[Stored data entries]
____________________
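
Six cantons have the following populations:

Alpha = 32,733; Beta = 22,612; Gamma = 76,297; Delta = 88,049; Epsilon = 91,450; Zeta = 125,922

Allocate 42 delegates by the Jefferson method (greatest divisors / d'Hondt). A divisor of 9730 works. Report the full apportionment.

With modified divisor 9730: modified quotas Alpha 3.364, Beta 2.324, Gamma 7.841, Delta 9.049, Epsilon 9.399, Zeta 12.942.
Rounding down: Alpha 3, Beta 2, Gamma 7, Delta 9, Epsilon 9, Zeta 12 (total 42).

Alpha 3, Beta 2, Gamma 7, Delta 9, Epsilon 9, Zeta 12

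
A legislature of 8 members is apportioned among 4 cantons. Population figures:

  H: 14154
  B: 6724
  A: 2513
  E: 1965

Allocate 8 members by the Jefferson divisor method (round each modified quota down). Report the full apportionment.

Standard divisor 25356/8 ≈ 3169.5; standard quotas: H 4.466, B 2.121, A 0.793, E 0.620.
Rounding down gives 4, 2, 0, 0 = 6 seats, so the divisor must be adjusted.
With modified divisor 2400: modified quotas H 5.897, B 2.802, A 1.047, E 0.819.
Rounding down: H 5, B 2, A 1, E 0 (total 8).

H 5, B 2, A 1, E 0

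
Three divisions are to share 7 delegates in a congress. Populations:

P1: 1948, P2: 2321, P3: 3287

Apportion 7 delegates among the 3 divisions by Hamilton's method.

Standard divisor: 7556 ÷ 7 ≈ 1079.429.
Standard quotas: P1 1.805, P2 2.150, P3 3.045.
Lower quotas: P1 1, P2 2, P3 3 (sum 6, leaving 1 seat).
Remainders in descending order: P1 0.805, P2 0.150, P3 0.045.
Largest remainder: P1 receives the extra seat.

P1 2; P2 2; P3 3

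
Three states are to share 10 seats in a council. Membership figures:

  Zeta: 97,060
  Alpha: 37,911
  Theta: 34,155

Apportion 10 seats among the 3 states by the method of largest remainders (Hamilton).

Total 169126; standard divisor 169126/10 ≈ 16912.6.
Standard quotas: Zeta 5.7389, Alpha 2.2416, Theta 2.0195.
Lower quotas: Zeta 5, Alpha 2, Theta 2 (sum 9, leaving 1 seat).
Remainders in descending order: Zeta 0.7389, Alpha 0.2416, Theta 0.0195.
The surplus seat goes to Zeta.

Zeta: 6; Alpha: 2; Theta: 2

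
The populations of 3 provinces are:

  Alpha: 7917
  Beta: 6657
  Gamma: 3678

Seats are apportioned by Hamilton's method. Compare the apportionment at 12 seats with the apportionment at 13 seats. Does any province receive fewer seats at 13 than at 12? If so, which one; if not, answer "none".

At 12 seats: Alpha 5, Beta 4, Gamma 3.
At 13 seats: Alpha 6, Beta 5, Gamma 2.
Gamma drops from 3 to 2.

Gamma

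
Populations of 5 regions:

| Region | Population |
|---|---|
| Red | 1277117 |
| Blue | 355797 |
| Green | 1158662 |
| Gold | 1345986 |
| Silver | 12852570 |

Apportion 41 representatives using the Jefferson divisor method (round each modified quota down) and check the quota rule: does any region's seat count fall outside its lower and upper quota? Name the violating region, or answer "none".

Silver

Standard quotas: Red 3.082, Blue 0.859, Green 2.796, Gold 3.248, Silver 31.015.
Jefferson allocation: Red 3, Blue 0, Green 2, Gold 3, Silver 33.
Silver has quota 31.015 (lower 31, upper 32) but receives 33 — outside the quota interval.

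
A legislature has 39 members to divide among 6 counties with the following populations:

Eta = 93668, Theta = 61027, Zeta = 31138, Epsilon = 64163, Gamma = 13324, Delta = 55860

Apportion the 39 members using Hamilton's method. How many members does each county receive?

Eta: 11, Theta: 7, Zeta: 4, Epsilon: 8, Gamma: 2, Delta: 7

The standard divisor is 319180/39 ≈ 8184.103.
Standard quotas: Eta 11.4451, Theta 7.4568, Zeta 3.8047, Epsilon 7.8400, Gamma 1.6280, Delta 6.8254.
Lower quotas: Eta 11, Theta 7, Zeta 3, Epsilon 7, Gamma 1, Delta 6 (sum 35, leaving 4 seats).
Remainders in descending order: Epsilon 0.8400, Delta 0.8254, Zeta 0.8047, Gamma 0.6280, Theta 0.4568, Eta 0.4451.
Largest remainders: Epsilon, Delta, Zeta, Gamma receive the extra seats.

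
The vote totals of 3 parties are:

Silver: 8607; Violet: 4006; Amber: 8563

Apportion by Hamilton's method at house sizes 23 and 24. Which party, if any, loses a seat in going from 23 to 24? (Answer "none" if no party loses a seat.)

At 23 seats: Silver 9, Violet 5, Amber 9.
At 24 seats: Silver 10, Violet 4, Amber 10.
Violet drops from 5 to 4.

Violet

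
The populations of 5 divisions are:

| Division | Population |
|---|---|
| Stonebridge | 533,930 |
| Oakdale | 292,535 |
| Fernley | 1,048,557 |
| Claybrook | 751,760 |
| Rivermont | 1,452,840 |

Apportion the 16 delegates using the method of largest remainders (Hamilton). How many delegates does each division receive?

Stonebridge 2, Oakdale 1, Fernley 4, Claybrook 3, Rivermont 6

Total 4079622; standard divisor 4079622/16 ≈ 254976.375.
Standard quotas: Stonebridge 2.0940, Oakdale 1.1473, Fernley 4.1124, Claybrook 2.9484, Rivermont 5.6979.
Lower quotas: Stonebridge 2, Oakdale 1, Fernley 4, Claybrook 2, Rivermont 5 (sum 14, leaving 2 seats).
Remainders in descending order: Claybrook 0.9484, Rivermont 0.6979, Oakdale 0.1473, Fernley 0.1124, Stonebridge 0.0940.
The surplus seats go to Claybrook, Rivermont.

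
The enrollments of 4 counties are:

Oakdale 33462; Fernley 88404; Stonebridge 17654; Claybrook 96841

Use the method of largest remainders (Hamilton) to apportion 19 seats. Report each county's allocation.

Oakdale 3; Fernley 7; Stonebridge 1; Claybrook 8

Total 236361; standard divisor 236361/19 ≈ 12440.053.
Standard quotas: Oakdale 2.6899, Fernley 7.1064, Stonebridge 1.4191, Claybrook 7.7846.
Lower quotas: Oakdale 2, Fernley 7, Stonebridge 1, Claybrook 7 (sum 17, leaving 2 seats).
Remainders in descending order: Claybrook 0.7846, Oakdale 0.6899, Stonebridge 0.4191, Fernley 0.1064.
Largest remainders: Claybrook, Oakdale receive the extra seats.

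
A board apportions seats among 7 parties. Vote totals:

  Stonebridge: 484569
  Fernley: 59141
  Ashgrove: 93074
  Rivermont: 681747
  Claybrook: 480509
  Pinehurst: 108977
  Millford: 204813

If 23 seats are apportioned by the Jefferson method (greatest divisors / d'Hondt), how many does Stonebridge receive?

Standard divisor 2112830/23 ≈ 91862.174; standard quotas: Stonebridge 5.275, Fernley 0.644, Ashgrove 1.013, Rivermont 7.421, Claybrook 5.231, Pinehurst 1.186, Millford 2.230.
Rounding down gives 5, 0, 1, 7, 5, 1, 2 = 21 seats, so the divisor must be adjusted.
With modified divisor 80400: modified quotas Stonebridge 6.027, Fernley 0.736, Ashgrove 1.158, Rivermont 8.479, Claybrook 5.976, Pinehurst 1.355, Millford 2.547.
Rounding down: Stonebridge 6, Fernley 0, Ashgrove 1, Rivermont 8, Claybrook 5, Pinehurst 1, Millford 2 (total 23).
Stonebridge receives 6.

6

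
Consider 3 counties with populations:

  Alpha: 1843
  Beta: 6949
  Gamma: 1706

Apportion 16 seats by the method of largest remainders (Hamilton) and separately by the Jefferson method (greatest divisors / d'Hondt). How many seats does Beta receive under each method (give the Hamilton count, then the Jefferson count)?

10 and 11

Hamilton: Alpha 3, Beta 10, Gamma 3.
Jefferson: Alpha 3, Beta 11, Gamma 2.
Beta gets 10 under Hamilton and 11 under Jefferson.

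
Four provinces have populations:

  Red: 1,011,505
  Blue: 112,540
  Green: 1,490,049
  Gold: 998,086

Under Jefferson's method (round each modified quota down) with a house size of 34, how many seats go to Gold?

Standard divisor 3612180/34 ≈ 106240.588; standard quotas: Red 9.521, Blue 1.059, Green 14.025, Gold 9.395.
Rounding down gives 9, 1, 14, 9 = 33 seats, so the divisor must be adjusted.
With modified divisor 100500: modified quotas Red 10.065, Blue 1.120, Green 14.826, Gold 9.931.
Rounding down: Red 10, Blue 1, Green 14, Gold 9 (total 34).
Gold receives 9.

9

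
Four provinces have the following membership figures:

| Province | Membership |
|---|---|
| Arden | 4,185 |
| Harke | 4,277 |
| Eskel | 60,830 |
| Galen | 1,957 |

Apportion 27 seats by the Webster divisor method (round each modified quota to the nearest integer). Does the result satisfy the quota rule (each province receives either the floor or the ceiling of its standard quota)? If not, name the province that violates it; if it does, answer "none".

Standard quotas: Arden 1.586, Harke 1.621, Eskel 23.052, Galen 0.742.
Webster allocation: Arden 2, Harke 2, Eskel 22, Galen 1.
Eskel has quota 23.052 (lower 23, upper 24) but receives 22 — outside the quota interval.

Eskel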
____________________
● What the task requires
Look back at the entries above. Retype the line with "Ashgrove: 93074", the line with "Galen | 1,957 |", and all lines in between.

● Answer to this task
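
  Ashgrove: 93074
  Rivermont: 681747
  Claybrook: 480509
  Pinehurst: 108977
  Millford: 204813

If 23 seats are apportioned by the Jefferson method (greatest divisors / d'Hondt), how many does Stonebridge receive?

Standard divisor 2112830/23 ≈ 91862.174; standard quotas: Stonebridge 5.275, Fernley 0.644, Ashgrove 1.013, Rivermont 7.421, Claybrook 5.231, Pinehurst 1.186, Millford 2.230.
Rounding down gives 5, 0, 1, 7, 5, 1, 2 = 21 seats, so the divisor must be adjusted.
With modified divisor 80400: modified quotas Stonebridge 6.027, Fernley 0.736, Ashgrove 1.158, Rivermont 8.479, Claybrook 5.976, Pinehurst 1.355, Millford 2.547.
Rounding down: Stonebridge 6, Fernley 0, Ashgrove 1, Rivermont 8, Claybrook 5, Pinehurst 1, Millford 2 (total 23).
Stonebridge receives 6.

6

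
Consider 3 counties with populations:

  Alpha: 1843
  Beta: 6949
  Gamma: 1706

Apportion 16 seats by the method of largest remainders (Hamilton) and separately by the Jefferson method (greatest divisors / d'Hondt). How many seats does Beta receive under each method (give the Hamilton count, then the Jefferson count)?

10 and 11

Hamilton: Alpha 3, Beta 10, Gamma 3.
Jefferson: Alpha 3, Beta 11, Gamma 2.
Beta gets 10 under Hamilton and 11 under Jefferson.

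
Four provinces have populations:

  Red: 1,011,505
  Blue: 112,540
  Green: 1,490,049
  Gold: 998,086

Under Jefferson's method (round each modified quota down) with a house size of 34, how many seats go to Gold?

Standard divisor 3612180/34 ≈ 106240.588; standard quotas: Red 9.521, Blue 1.059, Green 14.025, Gold 9.395.
Rounding down gives 9, 1, 14, 9 = 33 seats, so the divisor must be adjusted.
With modified divisor 100500: modified quotas Red 10.065, Blue 1.120, Green 14.826, Gold 9.931.
Rounding down: Red 10, Blue 1, Green 14, Gold 9 (total 34).
Gold receives 9.

9

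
Four provinces have the following membership figures:

| Province | Membership |
|---|---|
| Arden | 4,185 |
| Harke | 4,277 |
| Eskel | 60,830 |
| Galen | 1,957 |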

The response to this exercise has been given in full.